◆ What to do: Transcribe exactly each line of the entries, from the opening line to the line with "-13 /8*(-454)*((9 /2)^2", with both of those lines included.

◆ Input material:
■ ■ ■ ■
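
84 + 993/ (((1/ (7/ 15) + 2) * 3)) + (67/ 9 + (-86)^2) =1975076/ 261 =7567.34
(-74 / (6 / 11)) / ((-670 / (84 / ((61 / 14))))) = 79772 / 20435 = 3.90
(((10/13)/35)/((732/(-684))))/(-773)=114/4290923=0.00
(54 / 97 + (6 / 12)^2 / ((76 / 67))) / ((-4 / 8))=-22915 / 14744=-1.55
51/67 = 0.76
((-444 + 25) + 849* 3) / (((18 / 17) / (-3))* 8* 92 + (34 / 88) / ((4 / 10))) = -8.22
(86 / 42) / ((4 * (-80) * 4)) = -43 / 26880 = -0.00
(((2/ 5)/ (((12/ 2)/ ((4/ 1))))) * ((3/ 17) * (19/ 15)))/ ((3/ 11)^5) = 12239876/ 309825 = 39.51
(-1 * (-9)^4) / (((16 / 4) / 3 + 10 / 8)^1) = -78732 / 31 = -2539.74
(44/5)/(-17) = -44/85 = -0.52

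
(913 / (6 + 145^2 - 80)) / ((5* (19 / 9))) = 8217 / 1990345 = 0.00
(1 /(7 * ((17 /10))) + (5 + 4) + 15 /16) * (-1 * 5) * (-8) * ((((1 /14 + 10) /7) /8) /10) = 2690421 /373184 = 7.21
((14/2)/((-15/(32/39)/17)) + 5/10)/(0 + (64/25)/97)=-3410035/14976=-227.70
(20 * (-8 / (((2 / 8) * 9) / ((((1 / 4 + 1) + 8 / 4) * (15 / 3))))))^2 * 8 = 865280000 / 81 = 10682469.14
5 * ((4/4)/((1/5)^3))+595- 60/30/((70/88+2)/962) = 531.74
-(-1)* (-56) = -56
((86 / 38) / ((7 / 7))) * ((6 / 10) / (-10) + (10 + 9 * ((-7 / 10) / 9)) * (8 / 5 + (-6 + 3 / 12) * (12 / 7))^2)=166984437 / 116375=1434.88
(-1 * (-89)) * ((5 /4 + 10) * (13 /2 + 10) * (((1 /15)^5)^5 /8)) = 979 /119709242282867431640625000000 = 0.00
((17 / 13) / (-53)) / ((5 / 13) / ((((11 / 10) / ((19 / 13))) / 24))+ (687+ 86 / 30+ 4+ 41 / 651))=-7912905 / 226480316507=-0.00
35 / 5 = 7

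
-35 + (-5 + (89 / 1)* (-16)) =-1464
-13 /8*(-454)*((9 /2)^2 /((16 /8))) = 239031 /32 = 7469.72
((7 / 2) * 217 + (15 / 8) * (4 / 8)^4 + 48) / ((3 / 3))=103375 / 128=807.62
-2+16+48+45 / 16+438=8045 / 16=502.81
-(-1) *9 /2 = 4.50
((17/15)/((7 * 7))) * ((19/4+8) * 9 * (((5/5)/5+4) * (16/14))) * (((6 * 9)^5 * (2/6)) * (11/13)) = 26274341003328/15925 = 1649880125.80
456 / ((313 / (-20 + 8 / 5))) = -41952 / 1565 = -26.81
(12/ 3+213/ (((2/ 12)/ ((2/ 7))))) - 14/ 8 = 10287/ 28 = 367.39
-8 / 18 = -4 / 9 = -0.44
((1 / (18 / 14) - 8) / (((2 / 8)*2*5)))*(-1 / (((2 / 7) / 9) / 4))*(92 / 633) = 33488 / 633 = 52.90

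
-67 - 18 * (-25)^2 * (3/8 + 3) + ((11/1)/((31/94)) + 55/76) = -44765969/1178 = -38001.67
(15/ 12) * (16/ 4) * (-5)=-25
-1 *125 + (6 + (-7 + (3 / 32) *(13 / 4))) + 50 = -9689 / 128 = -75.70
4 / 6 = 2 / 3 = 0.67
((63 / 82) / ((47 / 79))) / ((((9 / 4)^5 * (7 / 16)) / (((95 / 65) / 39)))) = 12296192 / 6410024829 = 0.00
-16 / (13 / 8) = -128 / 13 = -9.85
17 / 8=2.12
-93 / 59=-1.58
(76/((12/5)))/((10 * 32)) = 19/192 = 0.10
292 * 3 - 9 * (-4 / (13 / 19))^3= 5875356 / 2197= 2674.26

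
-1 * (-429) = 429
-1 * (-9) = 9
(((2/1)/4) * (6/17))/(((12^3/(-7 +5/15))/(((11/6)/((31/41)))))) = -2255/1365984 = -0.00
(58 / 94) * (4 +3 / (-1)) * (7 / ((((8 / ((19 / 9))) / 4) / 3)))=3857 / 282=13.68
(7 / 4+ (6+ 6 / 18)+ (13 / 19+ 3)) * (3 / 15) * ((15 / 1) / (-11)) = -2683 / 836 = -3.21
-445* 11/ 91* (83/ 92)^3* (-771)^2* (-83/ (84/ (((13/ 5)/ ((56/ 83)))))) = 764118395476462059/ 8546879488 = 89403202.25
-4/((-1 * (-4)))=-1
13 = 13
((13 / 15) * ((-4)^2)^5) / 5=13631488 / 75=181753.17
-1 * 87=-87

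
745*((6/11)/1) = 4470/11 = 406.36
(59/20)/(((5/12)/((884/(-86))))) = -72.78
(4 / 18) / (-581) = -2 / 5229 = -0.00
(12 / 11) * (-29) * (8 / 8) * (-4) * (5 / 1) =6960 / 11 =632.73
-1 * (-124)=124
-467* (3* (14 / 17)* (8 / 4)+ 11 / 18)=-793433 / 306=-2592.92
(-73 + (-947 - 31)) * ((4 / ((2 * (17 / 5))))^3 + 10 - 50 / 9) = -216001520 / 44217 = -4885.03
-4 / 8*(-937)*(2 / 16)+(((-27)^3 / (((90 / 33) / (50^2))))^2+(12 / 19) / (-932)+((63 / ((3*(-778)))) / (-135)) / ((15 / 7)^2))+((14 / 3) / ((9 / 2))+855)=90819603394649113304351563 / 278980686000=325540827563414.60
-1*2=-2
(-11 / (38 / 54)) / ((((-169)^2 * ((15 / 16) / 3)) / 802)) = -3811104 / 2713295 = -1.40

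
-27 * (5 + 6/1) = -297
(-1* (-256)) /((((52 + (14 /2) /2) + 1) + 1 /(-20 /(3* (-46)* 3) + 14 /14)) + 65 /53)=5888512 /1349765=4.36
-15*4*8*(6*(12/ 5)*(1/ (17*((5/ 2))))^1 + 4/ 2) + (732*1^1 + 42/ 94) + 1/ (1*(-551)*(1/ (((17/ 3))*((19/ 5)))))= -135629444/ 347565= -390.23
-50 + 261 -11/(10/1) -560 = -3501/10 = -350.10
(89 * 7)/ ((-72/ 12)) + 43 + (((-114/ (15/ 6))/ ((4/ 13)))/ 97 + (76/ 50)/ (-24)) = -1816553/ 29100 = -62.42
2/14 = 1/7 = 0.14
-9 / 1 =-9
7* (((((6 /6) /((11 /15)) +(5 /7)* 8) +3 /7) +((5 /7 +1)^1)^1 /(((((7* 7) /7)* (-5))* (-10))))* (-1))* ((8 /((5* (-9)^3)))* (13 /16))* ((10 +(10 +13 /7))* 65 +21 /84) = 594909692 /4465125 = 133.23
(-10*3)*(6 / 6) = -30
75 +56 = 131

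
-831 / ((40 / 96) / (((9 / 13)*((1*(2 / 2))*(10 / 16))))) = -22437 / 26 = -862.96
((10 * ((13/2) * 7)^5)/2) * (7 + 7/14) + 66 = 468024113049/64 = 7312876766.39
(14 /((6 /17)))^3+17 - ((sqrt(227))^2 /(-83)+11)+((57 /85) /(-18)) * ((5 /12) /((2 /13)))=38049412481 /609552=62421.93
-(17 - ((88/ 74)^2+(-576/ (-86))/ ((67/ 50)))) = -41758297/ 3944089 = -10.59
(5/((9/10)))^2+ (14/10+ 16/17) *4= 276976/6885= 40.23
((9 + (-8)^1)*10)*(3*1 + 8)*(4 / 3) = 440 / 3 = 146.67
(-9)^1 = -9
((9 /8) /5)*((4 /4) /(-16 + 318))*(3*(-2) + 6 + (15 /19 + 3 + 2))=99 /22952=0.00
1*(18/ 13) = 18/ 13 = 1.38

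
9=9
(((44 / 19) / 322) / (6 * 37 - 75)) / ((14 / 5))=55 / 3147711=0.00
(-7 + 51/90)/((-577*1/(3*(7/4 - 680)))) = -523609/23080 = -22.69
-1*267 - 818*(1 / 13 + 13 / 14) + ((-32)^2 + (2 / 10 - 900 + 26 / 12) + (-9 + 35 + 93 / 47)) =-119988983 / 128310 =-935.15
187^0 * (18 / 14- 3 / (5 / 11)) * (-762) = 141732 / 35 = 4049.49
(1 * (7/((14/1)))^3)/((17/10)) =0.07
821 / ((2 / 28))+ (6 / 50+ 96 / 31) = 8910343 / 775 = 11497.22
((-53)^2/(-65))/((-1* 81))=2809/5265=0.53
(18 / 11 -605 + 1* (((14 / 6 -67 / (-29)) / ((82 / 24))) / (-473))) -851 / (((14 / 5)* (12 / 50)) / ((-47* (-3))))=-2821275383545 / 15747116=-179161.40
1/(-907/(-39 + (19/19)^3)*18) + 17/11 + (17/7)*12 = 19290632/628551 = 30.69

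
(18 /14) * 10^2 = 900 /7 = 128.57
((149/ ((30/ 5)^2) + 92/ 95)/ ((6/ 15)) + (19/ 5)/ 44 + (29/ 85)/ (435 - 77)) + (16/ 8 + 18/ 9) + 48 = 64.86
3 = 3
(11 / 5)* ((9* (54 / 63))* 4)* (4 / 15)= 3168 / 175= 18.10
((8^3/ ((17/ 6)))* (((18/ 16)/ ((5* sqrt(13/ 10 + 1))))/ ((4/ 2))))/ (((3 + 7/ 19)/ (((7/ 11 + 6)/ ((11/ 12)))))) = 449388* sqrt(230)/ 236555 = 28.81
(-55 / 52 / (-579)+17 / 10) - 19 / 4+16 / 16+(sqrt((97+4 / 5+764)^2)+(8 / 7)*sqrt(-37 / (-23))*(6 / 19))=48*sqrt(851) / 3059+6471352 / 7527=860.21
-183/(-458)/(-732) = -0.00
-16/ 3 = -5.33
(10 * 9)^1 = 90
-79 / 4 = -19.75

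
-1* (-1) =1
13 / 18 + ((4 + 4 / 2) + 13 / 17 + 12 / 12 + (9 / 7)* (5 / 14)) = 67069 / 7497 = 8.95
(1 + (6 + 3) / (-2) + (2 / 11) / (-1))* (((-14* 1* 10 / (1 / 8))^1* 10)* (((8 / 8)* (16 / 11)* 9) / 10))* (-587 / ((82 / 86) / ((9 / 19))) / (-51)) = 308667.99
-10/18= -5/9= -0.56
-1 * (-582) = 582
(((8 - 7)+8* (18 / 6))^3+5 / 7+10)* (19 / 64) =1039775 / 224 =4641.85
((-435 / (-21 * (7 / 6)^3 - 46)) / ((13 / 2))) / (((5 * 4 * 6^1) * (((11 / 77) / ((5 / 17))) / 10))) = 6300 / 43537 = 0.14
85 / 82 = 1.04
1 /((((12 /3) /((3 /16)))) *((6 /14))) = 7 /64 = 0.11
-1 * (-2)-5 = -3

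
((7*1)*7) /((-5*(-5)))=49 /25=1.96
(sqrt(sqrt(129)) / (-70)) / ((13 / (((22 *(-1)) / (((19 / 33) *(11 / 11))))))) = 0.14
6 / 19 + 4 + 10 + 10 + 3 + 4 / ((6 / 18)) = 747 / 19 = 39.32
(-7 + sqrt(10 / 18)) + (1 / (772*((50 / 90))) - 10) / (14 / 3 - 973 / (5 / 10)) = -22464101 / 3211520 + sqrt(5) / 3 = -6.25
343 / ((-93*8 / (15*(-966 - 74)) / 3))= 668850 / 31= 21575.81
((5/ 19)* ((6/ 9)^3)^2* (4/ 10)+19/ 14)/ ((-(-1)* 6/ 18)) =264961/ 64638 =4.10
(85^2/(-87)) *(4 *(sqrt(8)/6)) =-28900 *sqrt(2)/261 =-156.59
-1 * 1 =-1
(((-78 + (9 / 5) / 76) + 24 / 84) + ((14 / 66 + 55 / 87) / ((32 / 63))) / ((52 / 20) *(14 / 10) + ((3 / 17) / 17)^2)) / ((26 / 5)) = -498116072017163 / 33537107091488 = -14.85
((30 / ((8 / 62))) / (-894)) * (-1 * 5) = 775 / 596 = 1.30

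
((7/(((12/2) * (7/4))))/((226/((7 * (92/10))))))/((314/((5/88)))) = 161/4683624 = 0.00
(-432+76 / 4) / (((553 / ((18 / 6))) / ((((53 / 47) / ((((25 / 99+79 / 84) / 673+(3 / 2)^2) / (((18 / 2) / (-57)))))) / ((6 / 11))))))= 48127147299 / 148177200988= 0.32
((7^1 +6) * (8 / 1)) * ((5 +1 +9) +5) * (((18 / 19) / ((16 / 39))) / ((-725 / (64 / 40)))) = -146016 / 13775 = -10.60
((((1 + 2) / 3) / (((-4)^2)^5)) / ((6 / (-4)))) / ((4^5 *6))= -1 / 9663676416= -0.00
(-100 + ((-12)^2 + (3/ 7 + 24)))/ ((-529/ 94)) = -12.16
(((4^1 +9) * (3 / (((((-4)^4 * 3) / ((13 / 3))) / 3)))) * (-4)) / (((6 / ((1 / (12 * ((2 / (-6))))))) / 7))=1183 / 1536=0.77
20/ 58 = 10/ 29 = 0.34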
■ ■ ■ ■
◆ Result of this exercise:
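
84 + 993/ (((1/ (7/ 15) + 2) * 3)) + (67/ 9 + (-86)^2) =1975076/ 261 =7567.34
(-74 / (6 / 11)) / ((-670 / (84 / ((61 / 14))))) = 79772 / 20435 = 3.90
(((10/13)/35)/((732/(-684))))/(-773)=114/4290923=0.00
(54 / 97 + (6 / 12)^2 / ((76 / 67))) / ((-4 / 8))=-22915 / 14744=-1.55
51/67 = 0.76
((-444 + 25) + 849* 3) / (((18 / 17) / (-3))* 8* 92 + (34 / 88) / ((4 / 10))) = -8.22
(86 / 42) / ((4 * (-80) * 4)) = -43 / 26880 = -0.00
(((2/ 5)/ (((12/ 2)/ ((4/ 1))))) * ((3/ 17) * (19/ 15)))/ ((3/ 11)^5) = 12239876/ 309825 = 39.51
(-1 * (-9)^4) / (((16 / 4) / 3 + 10 / 8)^1) = -78732 / 31 = -2539.74
(44/5)/(-17) = -44/85 = -0.52

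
(913 / (6 + 145^2 - 80)) / ((5* (19 / 9))) = 8217 / 1990345 = 0.00
(1 /(7 * ((17 /10))) + (5 + 4) + 15 /16) * (-1 * 5) * (-8) * ((((1 /14 + 10) /7) /8) /10) = 2690421 /373184 = 7.21
((14/2)/((-15/(32/39)/17)) + 5/10)/(0 + (64/25)/97)=-3410035/14976=-227.70
(20 * (-8 / (((2 / 8) * 9) / ((((1 / 4 + 1) + 8 / 4) * (15 / 3))))))^2 * 8 = 865280000 / 81 = 10682469.14
5 * ((4/4)/((1/5)^3))+595- 60/30/((70/88+2)/962) = 531.74
-(-1)* (-56) = -56
((86 / 38) / ((7 / 7))) * ((6 / 10) / (-10) + (10 + 9 * ((-7 / 10) / 9)) * (8 / 5 + (-6 + 3 / 12) * (12 / 7))^2)=166984437 / 116375=1434.88
(-1 * (-89)) * ((5 /4 + 10) * (13 /2 + 10) * (((1 /15)^5)^5 /8)) = 979 /119709242282867431640625000000 = 0.00
((17 / 13) / (-53)) / ((5 / 13) / ((((11 / 10) / ((19 / 13))) / 24))+ (687+ 86 / 30+ 4+ 41 / 651))=-7912905 / 226480316507=-0.00
35 / 5 = 7

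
-35 + (-5 + (89 / 1)* (-16)) =-1464
-13 /8*(-454)*((9 /2)^2 /((16 /8))) = 239031 /32 = 7469.72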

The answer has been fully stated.